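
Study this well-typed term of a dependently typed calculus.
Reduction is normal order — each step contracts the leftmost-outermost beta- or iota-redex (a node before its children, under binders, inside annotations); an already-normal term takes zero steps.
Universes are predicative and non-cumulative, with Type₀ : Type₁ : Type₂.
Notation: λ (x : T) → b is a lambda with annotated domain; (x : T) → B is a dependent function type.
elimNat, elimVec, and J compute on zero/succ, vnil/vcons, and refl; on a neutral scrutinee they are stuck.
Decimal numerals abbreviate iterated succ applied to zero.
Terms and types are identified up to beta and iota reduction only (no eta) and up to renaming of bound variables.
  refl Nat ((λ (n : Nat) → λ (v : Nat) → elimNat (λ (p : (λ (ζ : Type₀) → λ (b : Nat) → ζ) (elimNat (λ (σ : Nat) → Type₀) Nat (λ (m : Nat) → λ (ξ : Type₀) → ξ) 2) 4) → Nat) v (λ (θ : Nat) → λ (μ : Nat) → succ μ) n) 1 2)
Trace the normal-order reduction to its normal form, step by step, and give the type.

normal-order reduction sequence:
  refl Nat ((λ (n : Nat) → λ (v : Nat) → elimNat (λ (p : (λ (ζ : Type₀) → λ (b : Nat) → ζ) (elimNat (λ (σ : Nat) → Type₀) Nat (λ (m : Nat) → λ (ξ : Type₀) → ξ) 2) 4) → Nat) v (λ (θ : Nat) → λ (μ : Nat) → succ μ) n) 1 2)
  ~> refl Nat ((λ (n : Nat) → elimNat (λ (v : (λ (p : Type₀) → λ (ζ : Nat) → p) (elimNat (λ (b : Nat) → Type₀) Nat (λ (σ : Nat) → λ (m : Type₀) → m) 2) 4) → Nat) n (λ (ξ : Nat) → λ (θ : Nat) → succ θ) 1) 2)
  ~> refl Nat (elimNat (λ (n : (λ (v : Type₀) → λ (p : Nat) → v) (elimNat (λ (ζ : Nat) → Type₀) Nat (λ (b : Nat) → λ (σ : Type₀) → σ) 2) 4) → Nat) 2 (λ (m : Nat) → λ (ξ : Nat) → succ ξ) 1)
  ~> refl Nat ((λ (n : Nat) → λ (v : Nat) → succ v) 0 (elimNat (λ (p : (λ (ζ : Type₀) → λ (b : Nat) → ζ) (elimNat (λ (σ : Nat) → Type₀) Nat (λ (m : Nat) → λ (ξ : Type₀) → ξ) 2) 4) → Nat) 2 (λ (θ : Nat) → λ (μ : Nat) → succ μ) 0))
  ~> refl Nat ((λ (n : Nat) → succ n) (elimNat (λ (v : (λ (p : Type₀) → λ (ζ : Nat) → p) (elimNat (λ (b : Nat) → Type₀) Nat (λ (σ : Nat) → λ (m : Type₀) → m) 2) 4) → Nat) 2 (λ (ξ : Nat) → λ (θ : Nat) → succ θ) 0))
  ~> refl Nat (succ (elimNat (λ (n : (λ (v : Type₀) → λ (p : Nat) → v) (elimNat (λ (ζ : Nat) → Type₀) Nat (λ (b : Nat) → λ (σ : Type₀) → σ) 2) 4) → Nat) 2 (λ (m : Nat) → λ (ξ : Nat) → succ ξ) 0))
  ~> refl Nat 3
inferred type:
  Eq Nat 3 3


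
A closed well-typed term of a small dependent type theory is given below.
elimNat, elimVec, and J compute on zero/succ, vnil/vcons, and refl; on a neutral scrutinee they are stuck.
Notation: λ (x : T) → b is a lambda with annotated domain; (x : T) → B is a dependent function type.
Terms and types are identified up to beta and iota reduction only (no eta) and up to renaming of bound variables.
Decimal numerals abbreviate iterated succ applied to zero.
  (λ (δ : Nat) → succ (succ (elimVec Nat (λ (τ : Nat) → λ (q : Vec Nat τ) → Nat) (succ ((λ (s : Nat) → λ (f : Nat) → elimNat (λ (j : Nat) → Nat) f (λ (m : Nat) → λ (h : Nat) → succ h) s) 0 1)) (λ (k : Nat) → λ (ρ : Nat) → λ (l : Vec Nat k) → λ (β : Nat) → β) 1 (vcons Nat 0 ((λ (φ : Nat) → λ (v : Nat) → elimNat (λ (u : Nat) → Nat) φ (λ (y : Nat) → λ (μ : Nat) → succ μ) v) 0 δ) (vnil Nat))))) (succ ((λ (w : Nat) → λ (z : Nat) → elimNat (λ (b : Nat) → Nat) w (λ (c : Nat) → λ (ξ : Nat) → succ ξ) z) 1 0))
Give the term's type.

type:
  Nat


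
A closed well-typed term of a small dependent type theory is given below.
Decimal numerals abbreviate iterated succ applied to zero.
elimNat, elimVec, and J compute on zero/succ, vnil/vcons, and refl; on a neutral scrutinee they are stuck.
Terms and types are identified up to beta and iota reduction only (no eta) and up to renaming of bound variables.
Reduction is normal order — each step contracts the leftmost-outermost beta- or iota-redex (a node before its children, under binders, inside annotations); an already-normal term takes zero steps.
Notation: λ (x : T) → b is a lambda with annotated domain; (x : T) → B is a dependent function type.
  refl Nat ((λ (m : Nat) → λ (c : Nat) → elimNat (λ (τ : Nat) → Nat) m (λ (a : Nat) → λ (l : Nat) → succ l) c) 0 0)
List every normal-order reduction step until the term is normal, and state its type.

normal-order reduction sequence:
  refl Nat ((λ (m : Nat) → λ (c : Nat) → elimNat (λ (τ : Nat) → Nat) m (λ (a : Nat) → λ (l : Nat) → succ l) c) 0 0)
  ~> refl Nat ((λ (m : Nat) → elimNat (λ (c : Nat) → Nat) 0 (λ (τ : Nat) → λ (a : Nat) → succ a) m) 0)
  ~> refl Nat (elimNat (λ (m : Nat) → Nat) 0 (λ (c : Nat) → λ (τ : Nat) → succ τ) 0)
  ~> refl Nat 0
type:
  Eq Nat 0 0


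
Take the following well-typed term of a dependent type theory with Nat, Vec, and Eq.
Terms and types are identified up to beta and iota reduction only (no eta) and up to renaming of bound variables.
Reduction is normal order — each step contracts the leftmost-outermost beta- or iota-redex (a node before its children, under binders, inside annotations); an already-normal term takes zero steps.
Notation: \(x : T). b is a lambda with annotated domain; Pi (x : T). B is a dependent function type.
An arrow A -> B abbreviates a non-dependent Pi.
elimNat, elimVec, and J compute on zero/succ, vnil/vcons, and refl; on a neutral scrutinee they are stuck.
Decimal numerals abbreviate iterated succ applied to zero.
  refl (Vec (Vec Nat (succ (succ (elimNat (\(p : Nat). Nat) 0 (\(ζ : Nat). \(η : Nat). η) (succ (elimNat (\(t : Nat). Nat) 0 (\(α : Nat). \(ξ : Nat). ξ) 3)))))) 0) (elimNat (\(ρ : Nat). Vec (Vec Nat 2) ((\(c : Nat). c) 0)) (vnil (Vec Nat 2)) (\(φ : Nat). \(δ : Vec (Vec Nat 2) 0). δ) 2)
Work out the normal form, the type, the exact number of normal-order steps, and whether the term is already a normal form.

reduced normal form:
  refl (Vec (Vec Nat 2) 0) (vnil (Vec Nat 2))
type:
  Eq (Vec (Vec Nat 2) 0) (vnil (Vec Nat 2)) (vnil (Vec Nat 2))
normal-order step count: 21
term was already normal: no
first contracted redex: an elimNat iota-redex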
---
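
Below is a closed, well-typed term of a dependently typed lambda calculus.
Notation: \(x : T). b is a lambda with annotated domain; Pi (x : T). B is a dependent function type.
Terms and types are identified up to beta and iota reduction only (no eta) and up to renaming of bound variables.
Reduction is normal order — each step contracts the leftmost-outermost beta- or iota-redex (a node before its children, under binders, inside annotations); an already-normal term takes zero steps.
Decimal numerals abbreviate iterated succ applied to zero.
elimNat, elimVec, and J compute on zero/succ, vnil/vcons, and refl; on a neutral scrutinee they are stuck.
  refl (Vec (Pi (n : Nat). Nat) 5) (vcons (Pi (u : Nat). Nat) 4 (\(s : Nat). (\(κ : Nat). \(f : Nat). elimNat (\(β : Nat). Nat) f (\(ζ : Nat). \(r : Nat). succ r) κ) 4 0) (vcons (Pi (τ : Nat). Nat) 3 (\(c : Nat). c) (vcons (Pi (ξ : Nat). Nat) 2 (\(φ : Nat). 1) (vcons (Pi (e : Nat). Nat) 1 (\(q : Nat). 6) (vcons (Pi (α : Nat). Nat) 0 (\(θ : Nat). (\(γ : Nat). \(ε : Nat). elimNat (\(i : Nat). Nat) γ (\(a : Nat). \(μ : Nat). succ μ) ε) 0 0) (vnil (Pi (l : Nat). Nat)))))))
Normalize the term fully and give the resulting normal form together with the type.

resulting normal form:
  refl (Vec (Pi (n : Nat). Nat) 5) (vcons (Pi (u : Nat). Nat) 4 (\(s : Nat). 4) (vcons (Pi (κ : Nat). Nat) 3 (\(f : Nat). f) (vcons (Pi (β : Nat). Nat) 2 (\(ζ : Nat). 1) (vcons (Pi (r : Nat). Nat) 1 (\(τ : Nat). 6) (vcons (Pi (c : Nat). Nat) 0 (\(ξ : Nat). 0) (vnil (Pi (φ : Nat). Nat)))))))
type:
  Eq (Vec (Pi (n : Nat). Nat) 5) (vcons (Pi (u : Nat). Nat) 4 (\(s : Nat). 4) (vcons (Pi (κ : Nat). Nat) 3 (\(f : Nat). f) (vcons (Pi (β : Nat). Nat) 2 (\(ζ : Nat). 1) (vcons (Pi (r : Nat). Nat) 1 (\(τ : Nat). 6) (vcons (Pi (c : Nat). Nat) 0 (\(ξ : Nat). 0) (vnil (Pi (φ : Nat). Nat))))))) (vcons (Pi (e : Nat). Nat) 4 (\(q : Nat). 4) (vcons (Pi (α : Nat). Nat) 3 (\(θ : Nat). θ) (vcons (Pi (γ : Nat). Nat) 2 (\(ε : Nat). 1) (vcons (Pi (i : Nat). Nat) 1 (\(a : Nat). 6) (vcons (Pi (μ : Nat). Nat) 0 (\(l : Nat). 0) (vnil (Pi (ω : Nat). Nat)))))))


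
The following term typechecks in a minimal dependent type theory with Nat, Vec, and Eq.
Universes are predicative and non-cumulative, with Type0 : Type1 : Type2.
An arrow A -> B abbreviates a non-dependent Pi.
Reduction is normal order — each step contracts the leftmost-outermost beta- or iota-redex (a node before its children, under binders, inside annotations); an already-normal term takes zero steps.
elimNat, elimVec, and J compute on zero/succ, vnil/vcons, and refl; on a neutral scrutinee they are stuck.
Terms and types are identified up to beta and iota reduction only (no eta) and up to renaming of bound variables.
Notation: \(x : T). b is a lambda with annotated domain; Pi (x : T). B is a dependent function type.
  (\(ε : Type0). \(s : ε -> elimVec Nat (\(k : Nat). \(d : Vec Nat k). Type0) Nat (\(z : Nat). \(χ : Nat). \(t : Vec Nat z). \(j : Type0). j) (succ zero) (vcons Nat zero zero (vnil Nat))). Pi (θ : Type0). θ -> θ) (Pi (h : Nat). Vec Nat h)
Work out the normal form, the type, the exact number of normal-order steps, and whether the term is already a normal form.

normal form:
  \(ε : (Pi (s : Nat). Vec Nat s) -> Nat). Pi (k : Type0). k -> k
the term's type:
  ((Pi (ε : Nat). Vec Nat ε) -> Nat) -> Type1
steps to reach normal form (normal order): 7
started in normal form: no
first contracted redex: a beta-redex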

> [Your assignment]: Using the material above, return every line that holds the string "predicative".

> [Reply]:
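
Universes are predicative and non-cumulative, with Type₀ : Type₁ : Type₂.
Universes are predicative and non-cumulative, with Type0 : Type1 : Type2.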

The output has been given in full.